◆ RECORD EXTRACTS ◆
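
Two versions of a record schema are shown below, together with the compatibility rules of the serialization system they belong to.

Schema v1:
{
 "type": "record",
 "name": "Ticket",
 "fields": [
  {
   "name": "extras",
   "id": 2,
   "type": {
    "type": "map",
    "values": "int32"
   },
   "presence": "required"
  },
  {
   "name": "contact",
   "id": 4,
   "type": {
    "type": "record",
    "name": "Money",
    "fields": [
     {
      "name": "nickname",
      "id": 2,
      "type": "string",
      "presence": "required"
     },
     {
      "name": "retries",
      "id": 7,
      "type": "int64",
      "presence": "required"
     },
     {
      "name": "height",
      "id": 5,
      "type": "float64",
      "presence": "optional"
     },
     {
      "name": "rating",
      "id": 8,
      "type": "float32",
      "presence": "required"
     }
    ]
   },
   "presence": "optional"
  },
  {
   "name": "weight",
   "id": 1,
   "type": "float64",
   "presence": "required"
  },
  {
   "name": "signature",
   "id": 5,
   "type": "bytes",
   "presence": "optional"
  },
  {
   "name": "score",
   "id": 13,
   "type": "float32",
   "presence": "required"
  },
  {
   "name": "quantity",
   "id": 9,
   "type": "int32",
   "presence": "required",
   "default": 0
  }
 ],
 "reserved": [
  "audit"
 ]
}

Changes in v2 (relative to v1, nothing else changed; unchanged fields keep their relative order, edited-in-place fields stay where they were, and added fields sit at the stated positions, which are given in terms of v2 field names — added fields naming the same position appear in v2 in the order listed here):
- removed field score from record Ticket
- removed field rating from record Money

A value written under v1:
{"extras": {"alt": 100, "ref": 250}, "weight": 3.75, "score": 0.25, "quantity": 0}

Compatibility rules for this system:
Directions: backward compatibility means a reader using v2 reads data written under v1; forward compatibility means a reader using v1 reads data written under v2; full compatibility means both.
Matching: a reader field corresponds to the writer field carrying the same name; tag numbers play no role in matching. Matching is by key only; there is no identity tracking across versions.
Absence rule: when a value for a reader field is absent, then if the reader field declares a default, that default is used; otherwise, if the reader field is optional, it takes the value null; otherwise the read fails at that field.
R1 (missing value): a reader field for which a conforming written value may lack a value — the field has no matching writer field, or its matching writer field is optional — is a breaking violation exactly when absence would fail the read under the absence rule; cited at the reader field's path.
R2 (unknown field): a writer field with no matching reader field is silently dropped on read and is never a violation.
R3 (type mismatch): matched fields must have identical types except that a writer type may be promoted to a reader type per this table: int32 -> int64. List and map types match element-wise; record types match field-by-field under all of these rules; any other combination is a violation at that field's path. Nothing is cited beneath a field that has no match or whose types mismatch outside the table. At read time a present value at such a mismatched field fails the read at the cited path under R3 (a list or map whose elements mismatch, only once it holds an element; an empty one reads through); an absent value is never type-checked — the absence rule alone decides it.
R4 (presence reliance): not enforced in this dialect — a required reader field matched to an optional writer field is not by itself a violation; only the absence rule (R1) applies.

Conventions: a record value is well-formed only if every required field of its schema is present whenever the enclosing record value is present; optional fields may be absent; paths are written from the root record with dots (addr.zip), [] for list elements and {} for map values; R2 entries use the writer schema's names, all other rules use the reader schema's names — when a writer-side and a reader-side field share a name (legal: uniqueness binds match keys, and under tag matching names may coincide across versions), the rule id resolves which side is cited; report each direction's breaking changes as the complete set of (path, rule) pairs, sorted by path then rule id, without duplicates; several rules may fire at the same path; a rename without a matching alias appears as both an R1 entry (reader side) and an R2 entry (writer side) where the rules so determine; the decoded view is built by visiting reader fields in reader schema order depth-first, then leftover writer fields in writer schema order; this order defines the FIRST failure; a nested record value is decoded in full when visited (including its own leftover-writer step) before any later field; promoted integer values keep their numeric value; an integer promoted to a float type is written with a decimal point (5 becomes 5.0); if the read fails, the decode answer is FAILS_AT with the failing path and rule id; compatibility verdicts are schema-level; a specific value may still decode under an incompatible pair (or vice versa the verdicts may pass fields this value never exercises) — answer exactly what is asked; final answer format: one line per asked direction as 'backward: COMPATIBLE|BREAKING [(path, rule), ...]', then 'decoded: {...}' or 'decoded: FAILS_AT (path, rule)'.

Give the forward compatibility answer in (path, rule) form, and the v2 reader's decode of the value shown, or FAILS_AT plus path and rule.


forward: BREAKING [(contact.rating, R1), (score, R1)]; decoded: {"extras": {"alt": 100, "ref": 250}, "contact": null, "weight": 3.75, "signature": null, "quantity": 0}

arrows below run writer -> reader for Ticket
forward for Ticket (reader v1, writer v2):
  map<string, int32> -> map<string, int32>, writer required: extras aligns to extras
  Money -> Money, writer optional: contact aligns to contact
  float64 -> float64, writer required: weight aligns to weight
  bytes -> bytes, writer optional: signature aligns to signature
  score: no writer match
  int32 -> int32, writer required: quantity aligns to quantity
  string -> string, writer required: contact.nickname aligns to contact.nickname
  int64 -> int64, writer required: contact.retries aligns to contact.retries
  float64 -> float64, writer optional: contact.height aligns to contact.height
  contact.rating: no writer match
  rule R1 violated at contact.rating
  rule R1 violated at score
  => forward verdict for Ticket: BREAKING, 2 violation(s)
migrating the Ticket value to v2:
  extras := {"alt": 100, "ref": 250}
  contact := null (not supplied -> null)
  weight := 3.75
  signature := null (not supplied -> null)
  quantity := 0
  writer score: unmatched, discarded
  => decoded: {"extras": {"alt": 100, "ref": 250}, "contact": null, "weight": 3.75, "signature": null, "quantity": 0}


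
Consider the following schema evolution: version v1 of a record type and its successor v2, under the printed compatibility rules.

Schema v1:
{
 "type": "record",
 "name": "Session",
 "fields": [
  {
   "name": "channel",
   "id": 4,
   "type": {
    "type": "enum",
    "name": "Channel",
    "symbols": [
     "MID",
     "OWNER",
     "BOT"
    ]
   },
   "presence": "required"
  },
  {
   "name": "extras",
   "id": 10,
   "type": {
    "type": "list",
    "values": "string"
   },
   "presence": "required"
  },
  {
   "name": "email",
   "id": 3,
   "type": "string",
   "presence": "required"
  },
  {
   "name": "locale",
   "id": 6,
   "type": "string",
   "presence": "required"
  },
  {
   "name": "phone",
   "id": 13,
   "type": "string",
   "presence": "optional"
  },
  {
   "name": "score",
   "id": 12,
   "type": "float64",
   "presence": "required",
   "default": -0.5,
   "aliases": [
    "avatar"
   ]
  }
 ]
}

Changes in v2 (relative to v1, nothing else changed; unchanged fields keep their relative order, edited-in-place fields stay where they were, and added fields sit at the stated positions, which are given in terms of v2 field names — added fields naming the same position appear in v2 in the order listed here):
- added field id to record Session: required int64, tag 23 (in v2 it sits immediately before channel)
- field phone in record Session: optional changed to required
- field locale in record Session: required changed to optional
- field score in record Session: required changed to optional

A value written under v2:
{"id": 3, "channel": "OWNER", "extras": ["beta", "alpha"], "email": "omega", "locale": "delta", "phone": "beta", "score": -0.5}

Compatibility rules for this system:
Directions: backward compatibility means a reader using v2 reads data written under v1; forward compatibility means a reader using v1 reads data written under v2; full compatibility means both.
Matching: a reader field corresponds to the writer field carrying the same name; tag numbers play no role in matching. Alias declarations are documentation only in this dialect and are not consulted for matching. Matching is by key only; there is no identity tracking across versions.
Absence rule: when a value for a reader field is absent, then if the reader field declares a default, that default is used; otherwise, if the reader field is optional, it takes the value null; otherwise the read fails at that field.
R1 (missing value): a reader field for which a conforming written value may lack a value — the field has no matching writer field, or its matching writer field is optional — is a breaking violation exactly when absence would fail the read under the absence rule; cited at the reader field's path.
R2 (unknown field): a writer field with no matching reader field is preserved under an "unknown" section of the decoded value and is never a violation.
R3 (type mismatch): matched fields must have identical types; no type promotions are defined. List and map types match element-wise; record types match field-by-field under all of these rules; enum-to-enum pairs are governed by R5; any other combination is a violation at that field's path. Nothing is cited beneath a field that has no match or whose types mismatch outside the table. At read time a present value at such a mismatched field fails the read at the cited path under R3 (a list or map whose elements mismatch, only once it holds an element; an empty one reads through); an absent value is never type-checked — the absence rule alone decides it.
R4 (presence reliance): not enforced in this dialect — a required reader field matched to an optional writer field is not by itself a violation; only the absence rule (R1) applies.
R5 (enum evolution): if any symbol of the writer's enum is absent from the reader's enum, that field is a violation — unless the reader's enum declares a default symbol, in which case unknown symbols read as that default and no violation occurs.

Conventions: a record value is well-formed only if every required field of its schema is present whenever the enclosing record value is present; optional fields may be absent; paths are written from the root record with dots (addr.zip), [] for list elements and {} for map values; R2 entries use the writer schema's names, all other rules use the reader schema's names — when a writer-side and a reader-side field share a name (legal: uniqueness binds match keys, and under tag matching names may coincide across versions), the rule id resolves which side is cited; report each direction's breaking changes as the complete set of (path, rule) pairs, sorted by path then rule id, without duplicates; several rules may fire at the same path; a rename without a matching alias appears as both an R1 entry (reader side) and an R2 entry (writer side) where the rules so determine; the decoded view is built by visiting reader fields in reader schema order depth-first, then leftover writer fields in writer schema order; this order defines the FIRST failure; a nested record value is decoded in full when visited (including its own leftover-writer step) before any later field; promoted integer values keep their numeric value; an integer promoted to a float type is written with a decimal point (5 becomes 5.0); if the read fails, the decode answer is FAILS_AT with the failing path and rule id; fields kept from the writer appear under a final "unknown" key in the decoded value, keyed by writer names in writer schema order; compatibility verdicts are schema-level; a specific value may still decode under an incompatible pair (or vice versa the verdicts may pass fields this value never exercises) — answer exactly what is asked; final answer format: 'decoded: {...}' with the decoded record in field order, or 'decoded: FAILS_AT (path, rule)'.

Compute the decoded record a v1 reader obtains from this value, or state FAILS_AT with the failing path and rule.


each type pair in Session: writer, then reader
migrating the Session value to v1:
  channel := "OWNER"
  extras := ["beta", "alpha"]
  email := "omega"
  locale := "delta"
  phone := "beta"
  score := -0.5
  writer id: kept under "unknown"
  => decoded: {"channel": "OWNER", "extras": ["beta", "alpha"], "email": "omega", "locale": "delta", "phone": "beta", "score": -0.5, "unknown": {"id": 3}}
ruling out the remaining Session differences:
  field phone in record Session: optional changed to required -> schema-level compatibility only; this Session value's decode is unchanged
  field locale in record Session: required changed to optional -> schema-level compatibility only; this Session value's decode is unchanged
  field score in record Session: required changed to optional -> inert under this dialect — no rule fires on Session and the result does not move

decoded: {"channel": "OWNER", "extras": ["beta", "alpha"], "email": "omega", "locale": "delta", "phone": "beta", "score": -0.5, "unknown": {"id": 3}}


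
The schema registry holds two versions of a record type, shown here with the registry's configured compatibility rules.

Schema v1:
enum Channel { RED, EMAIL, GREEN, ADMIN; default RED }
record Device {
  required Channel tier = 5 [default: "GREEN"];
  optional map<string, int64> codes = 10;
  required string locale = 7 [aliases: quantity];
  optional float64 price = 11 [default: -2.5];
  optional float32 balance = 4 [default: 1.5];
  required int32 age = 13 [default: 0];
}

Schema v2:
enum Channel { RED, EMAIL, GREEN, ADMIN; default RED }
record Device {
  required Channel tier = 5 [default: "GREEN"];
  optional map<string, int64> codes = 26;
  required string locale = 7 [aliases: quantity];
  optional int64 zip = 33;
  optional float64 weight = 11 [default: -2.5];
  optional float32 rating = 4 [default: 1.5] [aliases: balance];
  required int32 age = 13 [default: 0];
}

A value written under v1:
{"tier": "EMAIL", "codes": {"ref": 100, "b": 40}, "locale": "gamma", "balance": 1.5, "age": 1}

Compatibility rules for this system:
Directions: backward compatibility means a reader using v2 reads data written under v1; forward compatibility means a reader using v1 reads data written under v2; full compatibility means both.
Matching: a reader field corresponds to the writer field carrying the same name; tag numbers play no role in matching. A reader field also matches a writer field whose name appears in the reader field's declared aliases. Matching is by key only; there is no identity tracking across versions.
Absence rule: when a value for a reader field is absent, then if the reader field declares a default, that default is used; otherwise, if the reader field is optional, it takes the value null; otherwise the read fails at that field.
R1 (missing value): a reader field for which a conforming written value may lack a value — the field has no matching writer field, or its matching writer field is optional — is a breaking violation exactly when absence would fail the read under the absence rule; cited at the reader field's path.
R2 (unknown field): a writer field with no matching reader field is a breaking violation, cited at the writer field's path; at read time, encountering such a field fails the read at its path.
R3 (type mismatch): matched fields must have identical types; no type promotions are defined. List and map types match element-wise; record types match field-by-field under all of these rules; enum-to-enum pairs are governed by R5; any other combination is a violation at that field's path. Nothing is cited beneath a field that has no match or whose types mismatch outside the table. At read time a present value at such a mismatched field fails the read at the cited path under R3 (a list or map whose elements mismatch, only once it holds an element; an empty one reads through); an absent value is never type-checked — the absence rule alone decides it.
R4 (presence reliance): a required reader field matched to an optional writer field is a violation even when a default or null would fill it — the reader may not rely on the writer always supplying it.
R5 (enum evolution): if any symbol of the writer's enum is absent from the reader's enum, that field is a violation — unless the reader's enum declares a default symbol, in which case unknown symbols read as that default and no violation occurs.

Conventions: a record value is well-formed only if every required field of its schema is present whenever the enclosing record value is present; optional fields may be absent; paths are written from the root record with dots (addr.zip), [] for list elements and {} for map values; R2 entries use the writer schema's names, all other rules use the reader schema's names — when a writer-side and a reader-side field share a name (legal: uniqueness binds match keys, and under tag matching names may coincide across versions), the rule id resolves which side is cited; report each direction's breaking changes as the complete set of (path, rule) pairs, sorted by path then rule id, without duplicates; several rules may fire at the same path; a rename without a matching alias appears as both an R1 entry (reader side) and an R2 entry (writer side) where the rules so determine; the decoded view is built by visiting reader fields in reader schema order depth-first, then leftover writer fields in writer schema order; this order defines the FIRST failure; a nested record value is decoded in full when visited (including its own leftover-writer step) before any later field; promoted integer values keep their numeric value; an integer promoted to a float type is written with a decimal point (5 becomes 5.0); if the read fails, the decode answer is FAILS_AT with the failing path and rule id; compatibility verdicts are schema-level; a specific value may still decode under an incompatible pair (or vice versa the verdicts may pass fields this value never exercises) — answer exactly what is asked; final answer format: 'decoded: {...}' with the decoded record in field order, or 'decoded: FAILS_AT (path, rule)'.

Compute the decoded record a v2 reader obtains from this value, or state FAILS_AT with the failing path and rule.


the writer's type comes first in each Device pair
decode (reader v2):
  tier := "EMAIL"
  codes := {"ref": 100, "b": 40}
  locale := "gamma"
  zip := null (not supplied -> null)
  weight := -2.5 (no value, default fills)
  rating := 1.5 (from writer balance)
  age := 1
  => decoded: {"tier": "EMAIL", "codes": {"ref": 100, "b": 40}, "locale": "gamma", "zip": null, "weight": -2.5, "rating": 1.5, "age": 1}
the other Device changes do not affect what is asked:
  field codes in record Device: tag 10 changed to 26 -> fires no rule on Device under this dialect and leaves the result unchanged

decoded: {"tier": "EMAIL", "codes": {"ref": 100, "b": 40}, "locale": "gamma", "zip": null, "weight": -2.5, "rating": 1.5, "age": 1}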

◆ WHAT YOU NEED TO DO ◆
Only a number is wanted: how many lines above include "numbers"?

◆ PROBLEM SOLUTION ◆
3